··· DATASET EXTRACT ···
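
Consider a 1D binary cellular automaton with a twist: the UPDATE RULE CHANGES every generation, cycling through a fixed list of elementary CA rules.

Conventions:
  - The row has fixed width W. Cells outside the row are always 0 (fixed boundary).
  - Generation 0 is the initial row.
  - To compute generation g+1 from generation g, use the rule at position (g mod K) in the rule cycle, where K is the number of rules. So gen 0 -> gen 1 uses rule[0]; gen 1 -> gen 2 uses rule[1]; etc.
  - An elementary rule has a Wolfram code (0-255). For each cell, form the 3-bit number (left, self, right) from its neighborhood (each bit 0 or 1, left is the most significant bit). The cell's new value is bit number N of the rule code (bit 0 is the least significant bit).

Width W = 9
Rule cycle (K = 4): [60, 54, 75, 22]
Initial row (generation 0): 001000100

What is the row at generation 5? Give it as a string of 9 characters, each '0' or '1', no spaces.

Answer: 100100010

Derivation:
Gen 0: 001000100
Gen 1 (rule 60): 001100110
Gen 2 (rule 54): 010011001
Gen 3 (rule 75): 100111010
Gen 4 (rule 22): 111000011
Gen 5 (rule 60): 100100010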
···
TASK REQUIREMENTS = If a line in the material contains "fixed", show it.

SOLUTION FOR THIS PROBLEM =
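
Consider a 1D binary cellular automaton with a twist: the UPDATE RULE CHANGES every generation, cycling through a fixed list of elementary CA rules.
  - The row has fixed width W. Cells outside the row are always 0 (fixed boundary).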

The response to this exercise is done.